EXERCISE. The output must reproduce each line of the data word for word.

Stored items
##############################

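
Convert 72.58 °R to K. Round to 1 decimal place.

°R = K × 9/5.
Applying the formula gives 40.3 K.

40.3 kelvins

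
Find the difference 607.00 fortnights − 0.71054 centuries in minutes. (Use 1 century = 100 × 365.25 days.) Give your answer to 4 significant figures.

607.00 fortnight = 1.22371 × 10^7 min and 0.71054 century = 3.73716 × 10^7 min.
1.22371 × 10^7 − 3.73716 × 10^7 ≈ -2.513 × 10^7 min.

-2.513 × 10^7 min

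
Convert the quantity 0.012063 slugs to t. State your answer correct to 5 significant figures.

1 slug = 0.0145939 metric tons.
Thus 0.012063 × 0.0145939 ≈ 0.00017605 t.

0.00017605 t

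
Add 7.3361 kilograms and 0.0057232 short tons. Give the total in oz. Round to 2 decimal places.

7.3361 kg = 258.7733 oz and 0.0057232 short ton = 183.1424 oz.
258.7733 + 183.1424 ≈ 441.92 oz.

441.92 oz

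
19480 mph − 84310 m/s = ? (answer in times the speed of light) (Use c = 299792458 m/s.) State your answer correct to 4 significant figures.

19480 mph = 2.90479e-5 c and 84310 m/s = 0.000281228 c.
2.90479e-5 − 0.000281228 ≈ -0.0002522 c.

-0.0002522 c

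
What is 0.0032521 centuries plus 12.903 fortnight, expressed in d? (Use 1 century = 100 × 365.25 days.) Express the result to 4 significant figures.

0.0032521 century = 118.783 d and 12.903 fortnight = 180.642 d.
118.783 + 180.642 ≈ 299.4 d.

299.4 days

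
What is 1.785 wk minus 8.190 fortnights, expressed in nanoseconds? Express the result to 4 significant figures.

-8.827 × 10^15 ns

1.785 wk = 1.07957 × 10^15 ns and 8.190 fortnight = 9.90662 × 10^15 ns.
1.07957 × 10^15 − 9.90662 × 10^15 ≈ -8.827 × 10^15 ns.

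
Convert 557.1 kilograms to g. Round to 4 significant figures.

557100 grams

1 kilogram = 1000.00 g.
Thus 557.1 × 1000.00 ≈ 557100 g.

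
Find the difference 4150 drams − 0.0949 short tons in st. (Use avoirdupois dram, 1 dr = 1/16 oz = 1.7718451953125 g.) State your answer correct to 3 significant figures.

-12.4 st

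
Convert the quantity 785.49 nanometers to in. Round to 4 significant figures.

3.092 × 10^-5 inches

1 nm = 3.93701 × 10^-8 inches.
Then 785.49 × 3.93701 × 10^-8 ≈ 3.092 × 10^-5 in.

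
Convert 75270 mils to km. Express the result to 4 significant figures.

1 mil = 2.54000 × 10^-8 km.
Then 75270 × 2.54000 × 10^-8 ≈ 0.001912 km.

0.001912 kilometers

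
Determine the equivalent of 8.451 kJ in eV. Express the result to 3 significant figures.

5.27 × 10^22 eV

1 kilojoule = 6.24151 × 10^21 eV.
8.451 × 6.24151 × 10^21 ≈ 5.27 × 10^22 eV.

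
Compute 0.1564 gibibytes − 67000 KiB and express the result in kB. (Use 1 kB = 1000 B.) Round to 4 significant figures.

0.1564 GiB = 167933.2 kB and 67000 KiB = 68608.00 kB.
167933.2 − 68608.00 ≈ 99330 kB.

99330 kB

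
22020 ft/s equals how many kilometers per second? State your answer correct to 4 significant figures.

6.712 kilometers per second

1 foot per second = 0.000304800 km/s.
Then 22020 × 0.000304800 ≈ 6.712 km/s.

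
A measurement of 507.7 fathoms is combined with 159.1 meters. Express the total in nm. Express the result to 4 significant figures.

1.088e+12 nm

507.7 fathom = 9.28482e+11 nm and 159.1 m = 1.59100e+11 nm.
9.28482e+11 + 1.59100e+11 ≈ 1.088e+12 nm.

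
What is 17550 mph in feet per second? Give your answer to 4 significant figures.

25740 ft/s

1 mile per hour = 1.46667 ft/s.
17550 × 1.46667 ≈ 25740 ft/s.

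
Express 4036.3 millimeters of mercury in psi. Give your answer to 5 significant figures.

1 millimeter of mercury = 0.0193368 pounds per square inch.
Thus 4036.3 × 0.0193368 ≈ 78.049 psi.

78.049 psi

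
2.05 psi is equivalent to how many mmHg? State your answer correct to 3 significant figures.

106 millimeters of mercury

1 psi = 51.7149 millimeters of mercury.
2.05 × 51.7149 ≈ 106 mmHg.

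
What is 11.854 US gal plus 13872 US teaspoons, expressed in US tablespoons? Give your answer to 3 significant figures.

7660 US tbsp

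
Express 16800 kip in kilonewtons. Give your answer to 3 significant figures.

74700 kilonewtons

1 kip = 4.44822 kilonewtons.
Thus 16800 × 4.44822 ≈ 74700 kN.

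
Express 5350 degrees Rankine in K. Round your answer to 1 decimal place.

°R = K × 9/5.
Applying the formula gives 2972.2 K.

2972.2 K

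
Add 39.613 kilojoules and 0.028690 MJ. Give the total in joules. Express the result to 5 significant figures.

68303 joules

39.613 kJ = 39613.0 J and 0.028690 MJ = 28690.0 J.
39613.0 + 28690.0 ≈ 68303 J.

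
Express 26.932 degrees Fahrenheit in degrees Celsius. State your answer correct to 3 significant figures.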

##############################

RESULT.
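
Convert 72.58 °R to K. Round to 1 decimal place.

°R = K × 9/5.
Applying the formula gives 40.3 K.

40.3 kelvins

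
Find the difference 607.00 fortnights − 0.71054 centuries in minutes. (Use 1 century = 100 × 365.25 days.) Give your answer to 4 significant figures.

607.00 fortnight = 1.22371 × 10^7 min and 0.71054 century = 3.73716 × 10^7 min.
1.22371 × 10^7 − 3.73716 × 10^7 ≈ -2.513 × 10^7 min.

-2.513 × 10^7 min

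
Convert the quantity 0.012063 slugs to t. State your answer correct to 5 significant figures.

1 slug = 0.0145939 metric tons.
Thus 0.012063 × 0.0145939 ≈ 0.00017605 t.

0.00017605 t

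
Add 7.3361 kilograms and 0.0057232 short tons. Give the total in oz. Round to 2 decimal places.

7.3361 kg = 258.7733 oz and 0.0057232 short ton = 183.1424 oz.
258.7733 + 183.1424 ≈ 441.92 oz.

441.92 oz

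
19480 mph − 84310 m/s = ? (answer in times the speed of light) (Use c = 299792458 m/s.) State your answer correct to 4 significant figures.

19480 mph = 2.90479e-5 c and 84310 m/s = 0.000281228 c.
2.90479e-5 − 0.000281228 ≈ -0.0002522 c.

-0.0002522 c

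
What is 0.0032521 centuries plus 12.903 fortnight, expressed in d? (Use 1 century = 100 × 365.25 days.) Express the result to 4 significant figures.

0.0032521 century = 118.783 d and 12.903 fortnight = 180.642 d.
118.783 + 180.642 ≈ 299.4 d.

299.4 days

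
What is 1.785 wk minus 8.190 fortnights, expressed in nanoseconds? Express the result to 4 significant figures.

-8.827 × 10^15 ns

1.785 wk = 1.07957 × 10^15 ns and 8.190 fortnight = 9.90662 × 10^15 ns.
1.07957 × 10^15 − 9.90662 × 10^15 ≈ -8.827 × 10^15 ns.

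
Convert 557.1 kilograms to g. Round to 4 significant figures.

557100 grams

1 kilogram = 1000.00 g.
Thus 557.1 × 1000.00 ≈ 557100 g.

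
Find the difference 4150 drams − 0.0949 short tons in st. (Use avoirdupois dram, 1 dr = 1/16 oz = 1.7718451953125 g.) State your answer correct to 3 significant figures.

-12.4 st

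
Convert the quantity 785.49 nanometers to in. Round to 4 significant figures.

3.092 × 10^-5 inches

1 nm = 3.93701 × 10^-8 inches.
Then 785.49 × 3.93701 × 10^-8 ≈ 3.092 × 10^-5 in.

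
Convert 75270 mils to km. Express the result to 4 significant figures.

1 mil = 2.54000 × 10^-8 km.
Then 75270 × 2.54000 × 10^-8 ≈ 0.001912 km.

0.001912 kilometers

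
Determine the equivalent of 8.451 kJ in eV. Express the result to 3 significant figures.

5.27 × 10^22 eV

1 kilojoule = 6.24151 × 10^21 eV.
8.451 × 6.24151 × 10^21 ≈ 5.27 × 10^22 eV.

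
Compute 0.1564 gibibytes − 67000 KiB and express the result in kB. (Use 1 kB = 1000 B.) Round to 4 significant figures.

0.1564 GiB = 167933.2 kB and 67000 KiB = 68608.00 kB.
167933.2 − 68608.00 ≈ 99330 kB.

99330 kB

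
22020 ft/s equals how many kilometers per second? State your answer correct to 4 significant figures.

6.712 kilometers per second

1 foot per second = 0.000304800 km/s.
Then 22020 × 0.000304800 ≈ 6.712 km/s.

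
A measurement of 507.7 fathoms is combined with 159.1 meters. Express the total in nm. Express the result to 4 significant figures.

1.088e+12 nm

507.7 fathom = 9.28482e+11 nm and 159.1 m = 1.59100e+11 nm.
9.28482e+11 + 1.59100e+11 ≈ 1.088e+12 nm.

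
What is 17550 mph in feet per second? Give your answer to 4 significant figures.

25740 ft/s

1 mile per hour = 1.46667 ft/s.
17550 × 1.46667 ≈ 25740 ft/s.

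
Express 4036.3 millimeters of mercury in psi. Give your answer to 5 significant figures.

1 millimeter of mercury = 0.0193368 pounds per square inch.
Thus 4036.3 × 0.0193368 ≈ 78.049 psi.

78.049 psi

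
2.05 psi is equivalent to how many mmHg? State your answer correct to 3 significant figures.

106 millimeters of mercury

1 psi = 51.7149 millimeters of mercury.
2.05 × 51.7149 ≈ 106 mmHg.

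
What is 11.854 US gal plus 13872 US teaspoons, expressed in US tablespoons? Give your answer to 3 significant figures.

7660 US tbsp

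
Express 16800 kip in kilonewtons. Give your answer to 3 significant figures.

74700 kilonewtons

1 kip = 4.44822 kilonewtons.
Thus 16800 × 4.44822 ≈ 74700 kN.

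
Express 5350 degrees Rankine in K. Round your answer to 1 decimal place.

°R = K × 9/5.
Applying the formula gives 2972.2 K.

2972.2 K

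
Add 39.613 kilojoules and 0.028690 MJ. Give the total in joules. Express the result to 5 significant figures.

68303 joules

39.613 kJ = 39613.0 J and 0.028690 MJ = 28690.0 J.
39613.0 + 28690.0 ≈ 68303 J.

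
Express 26.932 degrees Fahrenheit in degrees Celsius. State your answer correct to 3 significant figures.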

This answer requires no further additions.